Exercise: Repeat the data in full. Every line must match.

Available records:

*** Block opens ***

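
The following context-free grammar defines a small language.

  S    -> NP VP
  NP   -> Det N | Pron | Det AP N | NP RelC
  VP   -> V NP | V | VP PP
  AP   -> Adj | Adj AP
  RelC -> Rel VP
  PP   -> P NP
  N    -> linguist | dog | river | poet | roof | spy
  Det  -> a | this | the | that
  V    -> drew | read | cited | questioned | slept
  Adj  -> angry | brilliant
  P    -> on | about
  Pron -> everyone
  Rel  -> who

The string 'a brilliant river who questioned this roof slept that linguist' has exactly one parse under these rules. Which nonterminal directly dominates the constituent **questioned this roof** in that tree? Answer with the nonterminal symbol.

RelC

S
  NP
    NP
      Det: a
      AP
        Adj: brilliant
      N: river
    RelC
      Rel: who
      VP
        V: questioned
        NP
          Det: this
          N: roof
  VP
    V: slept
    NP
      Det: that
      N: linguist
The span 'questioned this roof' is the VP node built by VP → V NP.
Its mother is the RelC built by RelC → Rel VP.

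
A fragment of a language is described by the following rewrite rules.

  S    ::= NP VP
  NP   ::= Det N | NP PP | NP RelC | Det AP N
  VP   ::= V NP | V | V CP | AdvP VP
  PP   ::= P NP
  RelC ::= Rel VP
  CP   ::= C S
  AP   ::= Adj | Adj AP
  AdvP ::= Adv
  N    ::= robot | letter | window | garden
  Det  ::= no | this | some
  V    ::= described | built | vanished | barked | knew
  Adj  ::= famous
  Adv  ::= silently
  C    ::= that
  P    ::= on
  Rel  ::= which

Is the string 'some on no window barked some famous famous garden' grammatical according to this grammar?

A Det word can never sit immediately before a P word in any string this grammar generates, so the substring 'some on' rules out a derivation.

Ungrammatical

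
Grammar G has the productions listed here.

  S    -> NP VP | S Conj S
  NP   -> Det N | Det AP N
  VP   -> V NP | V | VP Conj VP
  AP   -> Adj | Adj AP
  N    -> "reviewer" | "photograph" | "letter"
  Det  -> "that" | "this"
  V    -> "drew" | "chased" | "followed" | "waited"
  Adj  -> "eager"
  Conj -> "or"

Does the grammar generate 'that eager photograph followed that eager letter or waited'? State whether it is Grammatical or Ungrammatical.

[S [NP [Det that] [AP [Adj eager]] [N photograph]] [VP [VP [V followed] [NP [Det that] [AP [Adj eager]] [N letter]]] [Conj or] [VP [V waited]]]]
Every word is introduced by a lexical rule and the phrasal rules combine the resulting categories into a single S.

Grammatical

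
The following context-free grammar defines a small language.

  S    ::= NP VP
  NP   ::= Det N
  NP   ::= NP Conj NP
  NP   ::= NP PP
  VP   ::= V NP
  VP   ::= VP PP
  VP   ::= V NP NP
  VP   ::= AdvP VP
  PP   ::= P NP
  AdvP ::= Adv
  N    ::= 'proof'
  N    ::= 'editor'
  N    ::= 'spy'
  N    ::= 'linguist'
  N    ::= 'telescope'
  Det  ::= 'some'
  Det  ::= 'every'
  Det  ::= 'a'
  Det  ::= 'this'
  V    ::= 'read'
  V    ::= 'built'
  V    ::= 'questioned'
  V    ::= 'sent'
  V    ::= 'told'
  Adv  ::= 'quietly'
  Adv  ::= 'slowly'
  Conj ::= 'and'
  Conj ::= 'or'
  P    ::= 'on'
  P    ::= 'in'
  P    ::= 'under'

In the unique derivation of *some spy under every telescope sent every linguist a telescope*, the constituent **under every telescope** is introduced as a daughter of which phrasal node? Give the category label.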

*** Block closes ***

Result:
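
The following context-free grammar defines a small language.

  S    -> NP VP
  NP   -> Det N | Pron | Det AP N | NP RelC
  VP   -> V NP | V | VP PP
  AP   -> Adj | Adj AP
  RelC -> Rel VP
  PP   -> P NP
  N    -> linguist | dog | river | poet | roof | spy
  Det  -> a | this | the | that
  V    -> drew | read | cited | questioned | slept
  Adj  -> angry | brilliant
  P    -> on | about
  Pron -> everyone
  Rel  -> who

The string 'a brilliant river who questioned this roof slept that linguist' has exactly one parse under these rules. Which nonterminal directly dominates the constituent **questioned this roof** in that tree? Answer with the nonterminal symbol.

RelC

S
  NP
    NP
      Det: a
      AP
        Adj: brilliant
      N: river
    RelC
      Rel: who
      VP
        V: questioned
        NP
          Det: this
          N: roof
  VP
    V: slept
    NP
      Det: that
      N: linguist
The span 'questioned this roof' is the VP node built by VP → V NP.
Its mother is the RelC built by RelC → Rel VP.

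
A fragment of a language is described by the following rewrite rules.

  S    ::= NP VP
  NP   ::= Det N | NP PP | NP RelC | Det AP N
  VP   ::= V NP | V | V CP | AdvP VP
  PP   ::= P NP
  RelC ::= Rel VP
  CP   ::= C S
  AP   ::= Adj | Adj AP
  AdvP ::= Adv
  N    ::= robot | letter | window | garden
  Det  ::= no | this | some
  V    ::= described | built | vanished | barked | knew
  Adj  ::= famous
  Adv  ::= silently
  C    ::= that
  P    ::= on
  Rel  ::= which

Is the string 'some on no window barked some famous famous garden' grammatical according to this grammar?

A Det word can never sit immediately before a P word in any string this grammar generates, so the substring 'some on' rules out a derivation.

Ungrammatical

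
Grammar G has the productions listed here.

  S    -> NP VP | S Conj S
  NP   -> Det N | Det AP N
  VP   -> V NP | V | VP Conj VP
  AP   -> Adj | Adj AP
  N    -> "reviewer" | "photograph" | "letter"
  Det  -> "that" | "this"
  V    -> "drew" | "chased" | "followed" | "waited"
  Adj  -> "eager"
  Conj -> "or"

Does the grammar generate 'that eager photograph followed that eager letter or waited'? State whether it is Grammatical or Ungrammatical.

[S [NP [Det that] [AP [Adj eager]] [N photograph]] [VP [VP [V followed] [NP [Det that] [AP [Adj eager]] [N letter]]] [Conj or] [VP [V waited]]]]
Every word is introduced by a lexical rule and the phrasal rules combine the resulting categories into a single S.

Grammatical

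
The following context-free grammar defines a small language.

  S    ::= NP VP
  NP   ::= Det N
  NP   ::= NP Conj NP
  NP   ::= NP PP
  VP   ::= V NP
  VP   ::= VP PP
  VP   ::= V NP NP
  VP   ::= AdvP VP
  PP   ::= P NP
  AdvP ::= Adv
  N    ::= 'proof'
  N    ::= 'editor'
  N    ::= 'spy'
  N    ::= 'linguist'
  N    ::= 'telescope'
  Det  ::= 'some'
  Det  ::= 'every'
  Det  ::= 'a'
  Det  ::= 'this'
  V    ::= 'read'
  V    ::= 'built'
  V    ::= 'questioned'
  V    ::= 'sent'
  V    ::= 'told'
  Adv  ::= 'quietly'
  Adv  ::= 'slowly'
  Conj ::= 'and'
  Conj ::= 'or'
  P    ::= 'on'
  P    ::= 'in'
  P    ::= 'under'

In the unique derivation of *some spy under every telescope sent every linguist a telescope*, the constituent **under every telescope** is introduced as a daughter of which phrasal node? Give the category label.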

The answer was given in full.